| Exercise aim |
Write out each entry word for word.
Exercise data Block Start
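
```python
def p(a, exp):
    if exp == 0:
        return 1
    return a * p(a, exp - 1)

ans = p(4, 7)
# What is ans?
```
Call trace:
p(a=4, exp=7)
  p(a=4, exp=6)
    p(a=4, exp=5)
      p(a=4, exp=4)
        p(a=4, exp=3)
          p(a=4, exp=2)
            p(a=4, exp=1)
              p(a=4, exp=0)
              -> return 1
            -> return 4
          -> return 16
        -> return 64
      -> return 256
    -> return 1024
  -> return 4096
-> return 16384

Final answer: 16384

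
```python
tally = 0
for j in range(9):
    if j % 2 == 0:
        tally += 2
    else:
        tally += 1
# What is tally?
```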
Exercise data Block End
| Expected answer |
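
```python
def p(a, exp):
    if exp == 0:
        return 1
    return a * p(a, exp - 1)

ans = p(4, 7)
# What is ans?
```
Call trace:
p(a=4, exp=7)
  p(a=4, exp=6)
    p(a=4, exp=5)
      p(a=4, exp=4)
        p(a=4, exp=3)
          p(a=4, exp=2)
            p(a=4, exp=1)
              p(a=4, exp=0)
              -> return 1
            -> return 4
          -> return 16
        -> return 64
      -> return 256
    -> return 1024
  -> return 4096
-> return 16384

Final answer: 16384

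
```python
tally = 0
for j in range(9):
    if j % 2 == 0:
        tally += 2
    else:
        tally += 1
# What is tally?
```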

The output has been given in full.